** Task goal **
In the records, each line holding "shaded" must be reported.

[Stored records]

============================================================

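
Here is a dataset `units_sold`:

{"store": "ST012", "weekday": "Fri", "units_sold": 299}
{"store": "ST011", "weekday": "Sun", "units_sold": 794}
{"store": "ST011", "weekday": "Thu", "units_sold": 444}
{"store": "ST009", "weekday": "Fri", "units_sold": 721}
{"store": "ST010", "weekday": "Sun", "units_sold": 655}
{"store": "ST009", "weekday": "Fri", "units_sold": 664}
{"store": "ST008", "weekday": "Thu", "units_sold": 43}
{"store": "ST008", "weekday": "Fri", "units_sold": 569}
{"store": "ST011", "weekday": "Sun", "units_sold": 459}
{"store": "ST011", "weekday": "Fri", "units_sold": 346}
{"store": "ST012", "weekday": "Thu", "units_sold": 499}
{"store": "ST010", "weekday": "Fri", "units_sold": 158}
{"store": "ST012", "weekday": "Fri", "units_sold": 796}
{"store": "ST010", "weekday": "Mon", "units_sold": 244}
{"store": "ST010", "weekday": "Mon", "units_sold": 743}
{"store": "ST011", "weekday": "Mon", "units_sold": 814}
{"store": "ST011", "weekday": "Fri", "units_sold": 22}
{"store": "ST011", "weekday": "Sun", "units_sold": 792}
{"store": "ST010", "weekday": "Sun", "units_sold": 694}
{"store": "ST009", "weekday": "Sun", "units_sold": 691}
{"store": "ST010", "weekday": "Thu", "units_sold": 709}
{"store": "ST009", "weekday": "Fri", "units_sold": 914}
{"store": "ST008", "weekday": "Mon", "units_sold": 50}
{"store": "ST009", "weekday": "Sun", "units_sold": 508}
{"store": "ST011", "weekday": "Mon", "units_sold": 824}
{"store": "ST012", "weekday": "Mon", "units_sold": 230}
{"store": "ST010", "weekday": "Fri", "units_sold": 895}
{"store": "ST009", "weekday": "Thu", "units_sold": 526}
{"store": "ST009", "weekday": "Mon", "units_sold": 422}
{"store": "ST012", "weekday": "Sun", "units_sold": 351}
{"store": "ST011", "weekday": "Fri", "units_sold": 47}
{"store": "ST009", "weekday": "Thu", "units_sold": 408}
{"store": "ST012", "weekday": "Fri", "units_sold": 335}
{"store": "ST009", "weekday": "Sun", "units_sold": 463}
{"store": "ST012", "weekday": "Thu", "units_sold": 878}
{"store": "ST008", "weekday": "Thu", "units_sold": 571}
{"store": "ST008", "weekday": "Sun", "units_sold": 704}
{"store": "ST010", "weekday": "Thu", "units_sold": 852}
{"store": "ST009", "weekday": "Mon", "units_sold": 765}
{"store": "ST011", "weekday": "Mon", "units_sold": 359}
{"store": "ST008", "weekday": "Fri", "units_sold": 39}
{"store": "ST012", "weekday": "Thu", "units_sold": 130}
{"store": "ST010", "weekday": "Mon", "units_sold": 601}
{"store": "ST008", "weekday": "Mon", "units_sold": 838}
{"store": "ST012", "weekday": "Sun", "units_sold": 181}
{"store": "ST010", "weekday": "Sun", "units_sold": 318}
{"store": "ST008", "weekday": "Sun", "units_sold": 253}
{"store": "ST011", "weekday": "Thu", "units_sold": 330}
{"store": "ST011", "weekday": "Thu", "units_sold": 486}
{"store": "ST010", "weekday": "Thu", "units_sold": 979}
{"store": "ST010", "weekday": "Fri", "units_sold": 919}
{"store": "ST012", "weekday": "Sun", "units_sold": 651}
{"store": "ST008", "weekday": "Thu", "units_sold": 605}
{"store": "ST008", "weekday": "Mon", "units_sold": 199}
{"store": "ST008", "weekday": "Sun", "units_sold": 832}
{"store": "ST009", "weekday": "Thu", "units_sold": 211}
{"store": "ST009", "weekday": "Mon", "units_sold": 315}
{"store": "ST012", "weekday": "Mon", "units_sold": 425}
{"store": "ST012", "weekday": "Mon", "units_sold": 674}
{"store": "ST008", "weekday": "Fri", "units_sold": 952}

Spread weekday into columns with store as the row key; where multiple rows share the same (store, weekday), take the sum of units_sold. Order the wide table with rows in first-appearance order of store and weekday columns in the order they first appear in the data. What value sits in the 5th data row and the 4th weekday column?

1087

With rows in first-appearance order of store, row 5 is store=ST008. weekday columns in first-appearance order: Fri, Sun, Thu, Mon; column 4 is Mon.
Long rows with store=ST008, weekday=Mon: 50 + 838 + 199 = 1087.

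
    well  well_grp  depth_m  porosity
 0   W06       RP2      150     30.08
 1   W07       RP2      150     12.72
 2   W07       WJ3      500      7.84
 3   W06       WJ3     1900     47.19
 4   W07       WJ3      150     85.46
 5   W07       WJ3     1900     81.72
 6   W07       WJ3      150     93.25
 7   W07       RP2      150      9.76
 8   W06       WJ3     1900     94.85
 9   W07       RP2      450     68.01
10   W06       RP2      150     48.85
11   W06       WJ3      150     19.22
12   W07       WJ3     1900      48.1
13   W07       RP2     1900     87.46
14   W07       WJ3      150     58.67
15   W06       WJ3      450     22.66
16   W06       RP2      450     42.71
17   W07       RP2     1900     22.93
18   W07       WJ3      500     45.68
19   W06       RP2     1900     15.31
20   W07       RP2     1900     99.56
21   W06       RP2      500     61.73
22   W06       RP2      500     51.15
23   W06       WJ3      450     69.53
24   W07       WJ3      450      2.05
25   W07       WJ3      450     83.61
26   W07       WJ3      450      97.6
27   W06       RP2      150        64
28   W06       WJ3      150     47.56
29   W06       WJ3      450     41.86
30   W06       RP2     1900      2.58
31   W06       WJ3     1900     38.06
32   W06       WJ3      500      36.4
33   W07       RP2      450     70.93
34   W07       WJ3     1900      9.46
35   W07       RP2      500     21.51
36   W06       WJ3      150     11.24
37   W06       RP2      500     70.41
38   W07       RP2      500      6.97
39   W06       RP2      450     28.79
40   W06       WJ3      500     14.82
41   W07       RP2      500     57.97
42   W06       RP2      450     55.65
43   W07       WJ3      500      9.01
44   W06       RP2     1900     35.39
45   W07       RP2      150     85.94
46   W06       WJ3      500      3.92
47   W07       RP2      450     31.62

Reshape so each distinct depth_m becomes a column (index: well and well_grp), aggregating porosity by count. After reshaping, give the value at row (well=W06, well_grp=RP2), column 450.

3

Rows with well=W06, well_grp=RP2 and depth_m=450: porosity values are 42.71, 28.79, 55.65.
3 rows match — count = 3.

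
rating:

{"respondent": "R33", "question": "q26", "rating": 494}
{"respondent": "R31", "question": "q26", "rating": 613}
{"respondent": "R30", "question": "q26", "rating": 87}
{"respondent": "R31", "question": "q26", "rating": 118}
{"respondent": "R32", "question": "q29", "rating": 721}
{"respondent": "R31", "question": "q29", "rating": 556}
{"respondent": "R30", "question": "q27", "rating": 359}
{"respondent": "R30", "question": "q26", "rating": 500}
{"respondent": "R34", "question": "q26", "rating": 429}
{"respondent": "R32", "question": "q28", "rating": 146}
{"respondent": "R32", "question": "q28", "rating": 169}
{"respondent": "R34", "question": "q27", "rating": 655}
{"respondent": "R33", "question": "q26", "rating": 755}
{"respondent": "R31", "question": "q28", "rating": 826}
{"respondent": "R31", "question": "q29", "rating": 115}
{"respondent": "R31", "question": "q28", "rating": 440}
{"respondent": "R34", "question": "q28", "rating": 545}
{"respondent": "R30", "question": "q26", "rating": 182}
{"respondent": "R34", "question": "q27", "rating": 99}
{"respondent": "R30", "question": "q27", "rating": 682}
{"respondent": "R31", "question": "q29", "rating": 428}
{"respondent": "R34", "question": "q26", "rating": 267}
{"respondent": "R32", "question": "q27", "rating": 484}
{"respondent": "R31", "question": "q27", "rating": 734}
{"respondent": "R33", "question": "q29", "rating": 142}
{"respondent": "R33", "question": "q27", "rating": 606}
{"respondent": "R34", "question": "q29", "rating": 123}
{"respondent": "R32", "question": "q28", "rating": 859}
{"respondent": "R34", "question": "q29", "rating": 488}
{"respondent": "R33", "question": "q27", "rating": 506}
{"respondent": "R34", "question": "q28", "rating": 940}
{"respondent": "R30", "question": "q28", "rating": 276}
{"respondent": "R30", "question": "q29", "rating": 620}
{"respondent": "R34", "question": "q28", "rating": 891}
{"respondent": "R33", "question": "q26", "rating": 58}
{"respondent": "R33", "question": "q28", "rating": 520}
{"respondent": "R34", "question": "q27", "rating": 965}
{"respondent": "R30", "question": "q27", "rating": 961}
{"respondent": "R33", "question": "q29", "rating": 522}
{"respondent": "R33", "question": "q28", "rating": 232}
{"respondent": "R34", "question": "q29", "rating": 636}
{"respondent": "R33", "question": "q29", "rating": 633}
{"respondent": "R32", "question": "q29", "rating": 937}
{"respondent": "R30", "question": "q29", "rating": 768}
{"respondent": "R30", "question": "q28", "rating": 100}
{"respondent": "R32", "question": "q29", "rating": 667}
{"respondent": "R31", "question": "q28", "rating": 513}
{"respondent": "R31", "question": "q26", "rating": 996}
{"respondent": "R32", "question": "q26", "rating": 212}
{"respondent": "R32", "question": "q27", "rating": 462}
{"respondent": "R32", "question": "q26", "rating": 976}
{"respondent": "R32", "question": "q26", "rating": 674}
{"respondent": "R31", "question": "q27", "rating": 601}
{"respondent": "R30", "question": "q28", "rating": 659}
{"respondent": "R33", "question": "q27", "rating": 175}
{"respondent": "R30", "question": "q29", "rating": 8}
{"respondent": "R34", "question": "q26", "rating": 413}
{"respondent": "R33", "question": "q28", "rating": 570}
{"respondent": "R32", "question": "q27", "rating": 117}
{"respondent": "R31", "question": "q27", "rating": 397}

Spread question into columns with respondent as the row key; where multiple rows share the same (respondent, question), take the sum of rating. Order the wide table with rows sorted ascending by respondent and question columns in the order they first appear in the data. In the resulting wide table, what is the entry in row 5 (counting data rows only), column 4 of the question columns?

With rows sorted ascending by respondent, row 5 is respondent=R34. question columns in first-appearance order: q26, q29, q27, q28; column 4 is q28.
Long rows with respondent=R34, question=q28: 545 + 940 + 891 = 2376.

2376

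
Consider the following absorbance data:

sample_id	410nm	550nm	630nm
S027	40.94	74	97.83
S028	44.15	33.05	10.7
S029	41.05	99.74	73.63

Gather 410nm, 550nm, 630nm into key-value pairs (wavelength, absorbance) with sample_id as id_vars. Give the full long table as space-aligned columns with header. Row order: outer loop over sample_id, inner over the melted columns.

sample_id  wavelength  absorbance
S027       410nm       40.94     
S027       550nm       74        
S027       630nm       97.83     
S028       410nm       44.15     
S028       550nm       33.05     
S028       630nm       10.7      
S029       410nm       41.05     
S029       550nm       99.74     
S029       630nm       73.63     

Each (sample_id, column) pair becomes one row: 3 × 3 = 9 rows.
For example, (S027, 410nm) → absorbance=40.94.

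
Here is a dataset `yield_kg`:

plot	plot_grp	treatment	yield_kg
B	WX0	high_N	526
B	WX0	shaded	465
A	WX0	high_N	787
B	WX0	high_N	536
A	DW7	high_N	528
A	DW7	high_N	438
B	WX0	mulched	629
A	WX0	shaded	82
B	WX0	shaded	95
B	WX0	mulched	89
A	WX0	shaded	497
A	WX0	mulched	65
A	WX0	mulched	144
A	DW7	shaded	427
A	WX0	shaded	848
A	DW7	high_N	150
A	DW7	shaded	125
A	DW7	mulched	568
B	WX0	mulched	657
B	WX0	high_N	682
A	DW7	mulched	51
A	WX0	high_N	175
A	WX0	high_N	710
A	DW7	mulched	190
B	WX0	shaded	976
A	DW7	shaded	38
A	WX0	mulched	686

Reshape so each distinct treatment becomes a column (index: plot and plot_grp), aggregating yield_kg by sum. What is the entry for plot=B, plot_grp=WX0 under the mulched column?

Rows with plot=B, plot_grp=WX0 and treatment=mulched: yield_kg values are 629, 89, 657.
629 + 89 + 657 = 1375.

1375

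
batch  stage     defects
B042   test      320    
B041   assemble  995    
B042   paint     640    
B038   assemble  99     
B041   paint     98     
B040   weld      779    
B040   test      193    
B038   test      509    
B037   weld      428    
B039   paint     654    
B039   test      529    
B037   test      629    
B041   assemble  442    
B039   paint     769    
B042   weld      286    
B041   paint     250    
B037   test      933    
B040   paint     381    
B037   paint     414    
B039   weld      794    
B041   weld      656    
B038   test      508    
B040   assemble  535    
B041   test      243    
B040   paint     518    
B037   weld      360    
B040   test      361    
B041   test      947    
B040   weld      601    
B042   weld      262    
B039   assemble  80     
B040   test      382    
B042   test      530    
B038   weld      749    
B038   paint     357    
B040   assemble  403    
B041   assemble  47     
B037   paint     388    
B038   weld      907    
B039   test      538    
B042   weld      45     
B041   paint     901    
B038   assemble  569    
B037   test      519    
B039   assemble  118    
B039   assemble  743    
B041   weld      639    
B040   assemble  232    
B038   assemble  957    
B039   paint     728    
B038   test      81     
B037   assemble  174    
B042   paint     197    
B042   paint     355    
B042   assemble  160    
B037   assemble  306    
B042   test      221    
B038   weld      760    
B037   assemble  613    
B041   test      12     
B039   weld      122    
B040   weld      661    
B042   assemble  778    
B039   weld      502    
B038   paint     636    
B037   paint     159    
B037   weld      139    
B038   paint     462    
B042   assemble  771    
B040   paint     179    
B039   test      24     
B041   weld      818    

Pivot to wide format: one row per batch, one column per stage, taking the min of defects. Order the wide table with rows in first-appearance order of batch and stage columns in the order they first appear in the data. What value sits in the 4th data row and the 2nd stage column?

232

With rows in first-appearance order of batch, row 4 is batch=B040. stage columns in first-appearance order: test, assemble, paint, weld; column 2 is assemble.
Long rows with batch=B040, stage=assemble: min(535, 403, 232) = 232.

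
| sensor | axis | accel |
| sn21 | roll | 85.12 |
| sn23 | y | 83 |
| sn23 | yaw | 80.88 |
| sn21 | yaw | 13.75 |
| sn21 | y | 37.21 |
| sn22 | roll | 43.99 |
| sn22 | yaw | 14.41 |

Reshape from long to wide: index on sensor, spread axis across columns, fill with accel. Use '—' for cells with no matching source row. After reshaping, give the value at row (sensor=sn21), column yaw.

13.75

The long row with sensor=sn21, axis=yaw has accel=13.75.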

============================================================

** Answer to the exercise **
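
B	WX0	shaded	465
A	WX0	shaded	82
B	WX0	shaded	95
A	WX0	shaded	497
A	DW7	shaded	427
A	WX0	shaded	848
A	DW7	shaded	125
B	WX0	shaded	976
A	DW7	shaded	38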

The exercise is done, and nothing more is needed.